*Exercise brief*
Output each line of the data word for word, from the first through the line that holds "Mesh 3: on shaft", and leave off whatever follows.

*Available records*
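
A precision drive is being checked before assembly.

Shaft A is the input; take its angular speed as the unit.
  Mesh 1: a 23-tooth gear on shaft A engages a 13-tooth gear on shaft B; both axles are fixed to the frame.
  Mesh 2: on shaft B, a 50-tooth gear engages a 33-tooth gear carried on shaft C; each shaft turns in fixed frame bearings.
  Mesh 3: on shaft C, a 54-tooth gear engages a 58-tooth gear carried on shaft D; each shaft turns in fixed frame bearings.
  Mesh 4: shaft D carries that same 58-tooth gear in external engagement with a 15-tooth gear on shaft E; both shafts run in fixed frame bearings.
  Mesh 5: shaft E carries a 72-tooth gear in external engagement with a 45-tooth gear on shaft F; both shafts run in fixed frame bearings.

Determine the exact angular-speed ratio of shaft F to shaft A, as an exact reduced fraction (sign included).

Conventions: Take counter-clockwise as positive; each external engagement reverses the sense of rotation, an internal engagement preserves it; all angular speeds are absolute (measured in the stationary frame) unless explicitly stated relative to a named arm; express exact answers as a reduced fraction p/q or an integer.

class = fixed-axis compound train [5 meshes; 5 ratios multiply, 5 sense flips]
mesh 1 [23T→13T]: running ratio 23/13, sense −
mesh 2 [50T→33T]: running ratio 1150/429, sense +
mesh 3 [54T→58T]: running ratio 10350/4147, sense −
mesh 4 [58T→15T]: running ratio 1380/143, sense +
mesh 5 [72T→45T]: running ratio 2208/143, sense −
ω_out/ω_in = -2208/143

-2208/143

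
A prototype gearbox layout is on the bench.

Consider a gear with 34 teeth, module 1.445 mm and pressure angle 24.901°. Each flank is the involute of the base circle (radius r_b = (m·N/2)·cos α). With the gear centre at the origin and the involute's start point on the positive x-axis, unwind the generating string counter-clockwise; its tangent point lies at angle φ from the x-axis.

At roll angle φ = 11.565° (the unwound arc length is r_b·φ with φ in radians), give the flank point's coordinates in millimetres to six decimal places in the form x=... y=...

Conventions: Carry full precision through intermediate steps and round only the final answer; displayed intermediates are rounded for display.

class = single-mesh tooth geometry [base-circle involute, m = 1.445, 34T]
pitch radius r_p = m·N/2 = 1.445·34/2 = 24.565000
base radius r_b = r_p·cos α = 24.565000·cos 24.901° = 22.281356
roll angle φ = 11.565° = 0.20184733 rad
x = r_b·(cos φ + φ·sin φ) = 22.730640
y = r_b·(sin φ − φ·cos φ) = 0.060830

x=22.730640 y=0.060830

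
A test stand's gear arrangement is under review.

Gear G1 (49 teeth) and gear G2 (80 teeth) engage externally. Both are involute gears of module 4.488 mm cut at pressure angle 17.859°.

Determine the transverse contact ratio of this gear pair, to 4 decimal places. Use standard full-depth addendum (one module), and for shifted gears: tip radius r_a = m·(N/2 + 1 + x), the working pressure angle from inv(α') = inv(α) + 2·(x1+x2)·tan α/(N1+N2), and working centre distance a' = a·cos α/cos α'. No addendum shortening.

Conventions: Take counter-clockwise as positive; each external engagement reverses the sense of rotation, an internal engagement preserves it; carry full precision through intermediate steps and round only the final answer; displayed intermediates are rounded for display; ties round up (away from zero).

single-mesh involute tooth geometry (49T engaging 80T at module 4.488)
base radii: r_b1 = 104.657671, r_b2 = 170.869667
tip radii: r_a1 = 114.444000, r_a2 = 184.008000
no profile shift: α' = α, a' = a
action lengths: √(r_a1²−r_b1²) = 46.305518, √(r_a2²−r_b2²) = 68.282508
base pitch p_b = π·m·cos α = 13.420072
CR = (46.305518 + 68.282508 − 289.476000·sin 17.85900°)/13.420072 = 1.923447
contact ratio ≈ 1.9234

1.9234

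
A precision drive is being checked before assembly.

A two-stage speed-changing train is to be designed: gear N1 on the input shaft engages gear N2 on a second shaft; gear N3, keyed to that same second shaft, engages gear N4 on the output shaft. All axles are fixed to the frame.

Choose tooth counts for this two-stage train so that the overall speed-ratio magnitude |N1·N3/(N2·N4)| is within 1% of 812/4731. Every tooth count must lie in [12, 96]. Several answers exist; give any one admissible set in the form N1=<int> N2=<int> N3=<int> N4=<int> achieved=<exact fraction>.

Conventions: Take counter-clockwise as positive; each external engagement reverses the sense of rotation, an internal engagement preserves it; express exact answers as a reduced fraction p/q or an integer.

class = fixed-axis compound train [2-stage, 812/4731 wanted]
target = 812/4731 in lowest terms: an exact hit needs N1·N3 = k·812 and N2·N4 = k·4731 for one integer k, every count in [12, 96]; additionally prefer no 1:1 stage (N1 ≠ N2, N3 ≠ N4)
k = 1: N1·N3 = 812 = 14·58, N2·N4 = 4731 = 57·83
achieved = 14·58/(57·83) = 812/4731; |achieved − target| = 0 ≤ 203/118275 ✓

N1=14 N2=57 N3=58 N4=83 achieved=812/4731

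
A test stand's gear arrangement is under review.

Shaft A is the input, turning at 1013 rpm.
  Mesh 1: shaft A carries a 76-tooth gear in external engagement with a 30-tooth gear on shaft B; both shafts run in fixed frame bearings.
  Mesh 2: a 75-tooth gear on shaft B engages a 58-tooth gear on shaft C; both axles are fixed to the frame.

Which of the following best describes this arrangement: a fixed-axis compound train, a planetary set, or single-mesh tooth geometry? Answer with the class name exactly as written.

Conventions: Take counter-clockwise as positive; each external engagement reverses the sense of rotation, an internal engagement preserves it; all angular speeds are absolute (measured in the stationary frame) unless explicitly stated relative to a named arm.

recognized (3 fixed axles, 2 meshes): fixed-axis compound train
classification: fixed-axis compound train

fixed-axis compound train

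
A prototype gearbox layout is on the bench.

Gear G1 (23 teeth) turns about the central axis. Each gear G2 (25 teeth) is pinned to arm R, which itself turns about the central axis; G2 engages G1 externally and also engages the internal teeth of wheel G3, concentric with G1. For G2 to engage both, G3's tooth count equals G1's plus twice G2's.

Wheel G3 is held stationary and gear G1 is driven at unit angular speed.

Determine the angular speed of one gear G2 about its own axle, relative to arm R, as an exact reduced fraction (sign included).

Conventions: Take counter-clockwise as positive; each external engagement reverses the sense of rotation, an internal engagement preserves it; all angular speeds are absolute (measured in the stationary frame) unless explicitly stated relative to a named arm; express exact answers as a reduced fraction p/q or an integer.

-1679/2400

planetary set (23T centre, 25T on arm, 73T internal) — Willis relation
ring teeth: 23 + 2·25 = 73
23(ω_sun−ω_arm) = −73(ω_ring−ω_arm),  ω_ring = 0, ω_sun = 1
23(1−ω_arm) = −73(0−ω_arm)  ⇒  96·ω_arm = 23  ⇒  ω_arm = 23/96
sun–planet mesh: 23·(1−23/96) = −25·(ω_p−ω_arm)  ⇒  ω_p−ω_arm = -1679/2400
exact speed ratio = -1679/2400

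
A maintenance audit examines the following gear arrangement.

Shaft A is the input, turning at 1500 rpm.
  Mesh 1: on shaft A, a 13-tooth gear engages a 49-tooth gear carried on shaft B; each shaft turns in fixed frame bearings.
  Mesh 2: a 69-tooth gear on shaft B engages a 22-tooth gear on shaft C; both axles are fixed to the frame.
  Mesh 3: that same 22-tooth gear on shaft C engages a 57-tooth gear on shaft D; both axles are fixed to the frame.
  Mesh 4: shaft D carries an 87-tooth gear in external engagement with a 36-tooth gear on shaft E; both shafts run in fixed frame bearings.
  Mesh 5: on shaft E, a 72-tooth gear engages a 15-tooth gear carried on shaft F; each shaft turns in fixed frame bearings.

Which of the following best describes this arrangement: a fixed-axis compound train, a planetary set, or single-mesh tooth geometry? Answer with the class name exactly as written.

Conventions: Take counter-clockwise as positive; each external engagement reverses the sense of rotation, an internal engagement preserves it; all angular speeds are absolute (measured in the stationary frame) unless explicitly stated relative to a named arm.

fixed-axis compound train

recognized (6 fixed axles, 5 meshes): fixed-axis compound train
classification: fixed-axis compound train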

*Result for this task*
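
A precision drive is being checked before assembly.

Shaft A is the input; take its angular speed as the unit.
  Mesh 1: a 23-tooth gear on shaft A engages a 13-tooth gear on shaft B; both axles are fixed to the frame.
  Mesh 2: on shaft B, a 50-tooth gear engages a 33-tooth gear carried on shaft C; each shaft turns in fixed frame bearings.
  Mesh 3: on shaft C, a 54-tooth gear engages a 58-tooth gear carried on shaft D; each shaft turns in fixed frame bearings.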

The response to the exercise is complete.